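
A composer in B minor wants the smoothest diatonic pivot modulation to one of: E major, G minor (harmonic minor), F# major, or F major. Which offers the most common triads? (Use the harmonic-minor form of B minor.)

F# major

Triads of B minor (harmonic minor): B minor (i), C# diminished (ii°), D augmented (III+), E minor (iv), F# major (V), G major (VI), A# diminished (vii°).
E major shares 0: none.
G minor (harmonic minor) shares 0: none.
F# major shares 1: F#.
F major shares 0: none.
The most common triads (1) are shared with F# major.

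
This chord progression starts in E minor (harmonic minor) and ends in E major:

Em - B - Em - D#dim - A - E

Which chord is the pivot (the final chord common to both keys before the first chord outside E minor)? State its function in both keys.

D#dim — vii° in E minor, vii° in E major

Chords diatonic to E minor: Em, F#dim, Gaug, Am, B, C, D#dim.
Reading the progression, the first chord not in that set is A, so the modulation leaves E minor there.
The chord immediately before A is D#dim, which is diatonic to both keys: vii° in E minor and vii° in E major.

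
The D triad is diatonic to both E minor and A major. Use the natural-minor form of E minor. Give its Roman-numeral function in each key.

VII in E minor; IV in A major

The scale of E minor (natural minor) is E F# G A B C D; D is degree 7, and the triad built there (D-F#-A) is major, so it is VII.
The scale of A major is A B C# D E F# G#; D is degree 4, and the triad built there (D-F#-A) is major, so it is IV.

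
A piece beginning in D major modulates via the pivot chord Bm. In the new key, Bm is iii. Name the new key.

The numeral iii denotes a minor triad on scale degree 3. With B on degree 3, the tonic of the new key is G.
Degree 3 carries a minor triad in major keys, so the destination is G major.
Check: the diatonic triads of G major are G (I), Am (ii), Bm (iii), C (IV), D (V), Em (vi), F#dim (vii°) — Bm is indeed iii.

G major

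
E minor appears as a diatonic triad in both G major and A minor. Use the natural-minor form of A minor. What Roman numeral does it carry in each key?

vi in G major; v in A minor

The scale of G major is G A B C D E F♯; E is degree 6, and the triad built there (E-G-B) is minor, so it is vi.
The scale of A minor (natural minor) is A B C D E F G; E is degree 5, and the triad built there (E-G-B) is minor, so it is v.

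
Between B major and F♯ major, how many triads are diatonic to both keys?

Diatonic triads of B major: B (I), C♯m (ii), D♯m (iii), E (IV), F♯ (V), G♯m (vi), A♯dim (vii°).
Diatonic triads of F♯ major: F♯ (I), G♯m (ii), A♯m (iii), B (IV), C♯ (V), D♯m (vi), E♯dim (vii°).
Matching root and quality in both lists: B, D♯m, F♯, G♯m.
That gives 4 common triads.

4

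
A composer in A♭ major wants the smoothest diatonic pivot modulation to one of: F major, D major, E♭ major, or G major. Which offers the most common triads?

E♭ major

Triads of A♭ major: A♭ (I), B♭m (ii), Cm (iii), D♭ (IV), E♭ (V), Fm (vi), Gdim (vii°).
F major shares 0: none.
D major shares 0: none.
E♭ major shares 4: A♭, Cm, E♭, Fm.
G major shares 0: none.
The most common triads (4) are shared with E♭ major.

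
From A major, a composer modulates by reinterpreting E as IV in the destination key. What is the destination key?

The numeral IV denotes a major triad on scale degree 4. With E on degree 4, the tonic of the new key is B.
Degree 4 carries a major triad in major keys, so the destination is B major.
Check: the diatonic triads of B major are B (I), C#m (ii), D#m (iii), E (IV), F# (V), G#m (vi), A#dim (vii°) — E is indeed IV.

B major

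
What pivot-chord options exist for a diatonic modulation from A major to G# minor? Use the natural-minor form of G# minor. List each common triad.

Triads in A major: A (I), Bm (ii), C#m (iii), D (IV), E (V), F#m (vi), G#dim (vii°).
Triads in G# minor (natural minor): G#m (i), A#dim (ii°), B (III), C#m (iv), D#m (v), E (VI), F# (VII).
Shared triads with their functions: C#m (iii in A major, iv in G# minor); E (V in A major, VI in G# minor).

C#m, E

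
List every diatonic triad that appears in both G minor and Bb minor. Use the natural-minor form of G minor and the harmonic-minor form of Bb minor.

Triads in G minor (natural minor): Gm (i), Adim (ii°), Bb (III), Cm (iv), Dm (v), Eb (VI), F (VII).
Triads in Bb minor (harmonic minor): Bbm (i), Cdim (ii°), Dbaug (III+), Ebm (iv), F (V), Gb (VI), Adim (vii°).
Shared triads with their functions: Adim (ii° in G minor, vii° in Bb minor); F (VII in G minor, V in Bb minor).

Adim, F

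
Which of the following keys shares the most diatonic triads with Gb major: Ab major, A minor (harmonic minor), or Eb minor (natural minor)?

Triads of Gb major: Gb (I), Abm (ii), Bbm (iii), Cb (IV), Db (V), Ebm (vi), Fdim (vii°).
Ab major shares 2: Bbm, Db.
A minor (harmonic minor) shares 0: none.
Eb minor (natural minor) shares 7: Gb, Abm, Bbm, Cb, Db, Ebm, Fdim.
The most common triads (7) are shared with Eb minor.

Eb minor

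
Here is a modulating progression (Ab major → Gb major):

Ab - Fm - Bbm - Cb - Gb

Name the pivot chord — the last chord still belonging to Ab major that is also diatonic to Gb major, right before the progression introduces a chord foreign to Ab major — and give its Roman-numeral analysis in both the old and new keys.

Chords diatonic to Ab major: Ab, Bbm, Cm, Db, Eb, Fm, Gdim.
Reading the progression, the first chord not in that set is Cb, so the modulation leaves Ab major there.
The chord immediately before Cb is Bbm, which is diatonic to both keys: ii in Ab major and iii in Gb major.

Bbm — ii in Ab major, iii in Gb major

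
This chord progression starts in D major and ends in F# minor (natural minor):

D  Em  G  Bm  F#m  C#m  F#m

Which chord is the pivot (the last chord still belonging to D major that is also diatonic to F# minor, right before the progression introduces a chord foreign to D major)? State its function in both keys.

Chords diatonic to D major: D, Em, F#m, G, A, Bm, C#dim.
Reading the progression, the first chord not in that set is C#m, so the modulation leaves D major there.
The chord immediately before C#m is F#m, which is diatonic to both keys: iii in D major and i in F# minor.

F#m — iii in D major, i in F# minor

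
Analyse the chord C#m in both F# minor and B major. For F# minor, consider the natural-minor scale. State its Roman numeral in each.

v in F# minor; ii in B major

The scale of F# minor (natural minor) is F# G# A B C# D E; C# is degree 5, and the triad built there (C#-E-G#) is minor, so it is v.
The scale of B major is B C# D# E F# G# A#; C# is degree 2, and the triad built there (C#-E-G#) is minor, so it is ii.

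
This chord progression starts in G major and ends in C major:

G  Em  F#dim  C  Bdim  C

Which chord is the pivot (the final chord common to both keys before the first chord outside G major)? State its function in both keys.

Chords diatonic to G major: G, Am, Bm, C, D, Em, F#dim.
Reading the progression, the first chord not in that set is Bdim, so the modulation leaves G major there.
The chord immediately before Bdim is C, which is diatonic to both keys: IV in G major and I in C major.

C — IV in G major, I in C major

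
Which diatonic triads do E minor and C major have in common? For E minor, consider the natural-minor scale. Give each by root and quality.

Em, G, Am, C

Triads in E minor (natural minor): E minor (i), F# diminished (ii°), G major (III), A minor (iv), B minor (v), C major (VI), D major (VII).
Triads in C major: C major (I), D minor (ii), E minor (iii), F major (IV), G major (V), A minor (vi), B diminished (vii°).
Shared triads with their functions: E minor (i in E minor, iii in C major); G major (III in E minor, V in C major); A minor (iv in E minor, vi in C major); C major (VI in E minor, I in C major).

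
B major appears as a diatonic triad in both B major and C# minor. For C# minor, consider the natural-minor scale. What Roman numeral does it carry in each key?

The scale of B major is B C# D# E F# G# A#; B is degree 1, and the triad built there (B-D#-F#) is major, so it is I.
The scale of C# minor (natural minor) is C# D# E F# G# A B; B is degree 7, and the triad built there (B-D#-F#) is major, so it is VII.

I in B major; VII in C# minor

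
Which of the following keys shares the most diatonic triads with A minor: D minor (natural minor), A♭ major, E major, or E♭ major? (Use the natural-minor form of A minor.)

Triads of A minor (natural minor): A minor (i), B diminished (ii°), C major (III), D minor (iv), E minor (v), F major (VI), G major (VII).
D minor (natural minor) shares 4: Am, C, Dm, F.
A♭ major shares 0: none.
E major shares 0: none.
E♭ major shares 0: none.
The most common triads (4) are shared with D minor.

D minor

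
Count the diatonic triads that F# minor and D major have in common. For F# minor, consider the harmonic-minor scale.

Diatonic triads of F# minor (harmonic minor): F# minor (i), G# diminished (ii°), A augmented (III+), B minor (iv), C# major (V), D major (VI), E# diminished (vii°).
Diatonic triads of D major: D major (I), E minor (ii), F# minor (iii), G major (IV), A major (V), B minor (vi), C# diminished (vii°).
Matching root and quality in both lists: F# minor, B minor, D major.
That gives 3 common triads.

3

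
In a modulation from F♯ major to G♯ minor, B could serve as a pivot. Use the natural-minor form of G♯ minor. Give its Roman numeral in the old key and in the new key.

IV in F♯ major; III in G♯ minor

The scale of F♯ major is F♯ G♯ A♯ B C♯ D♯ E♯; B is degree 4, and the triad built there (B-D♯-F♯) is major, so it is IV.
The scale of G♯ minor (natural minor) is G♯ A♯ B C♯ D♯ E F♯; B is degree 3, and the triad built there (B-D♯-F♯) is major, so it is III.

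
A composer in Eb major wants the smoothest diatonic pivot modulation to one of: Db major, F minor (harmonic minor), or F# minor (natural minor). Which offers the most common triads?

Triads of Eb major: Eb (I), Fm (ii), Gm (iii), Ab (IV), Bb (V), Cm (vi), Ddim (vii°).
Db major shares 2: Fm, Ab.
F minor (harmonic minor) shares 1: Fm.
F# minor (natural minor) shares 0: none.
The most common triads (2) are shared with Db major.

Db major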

━━━━━━━━━━

→ **Prompt**: Looking at the data above, give the number of lines that include "ends"; add nothing else.

→ **Reply**: 3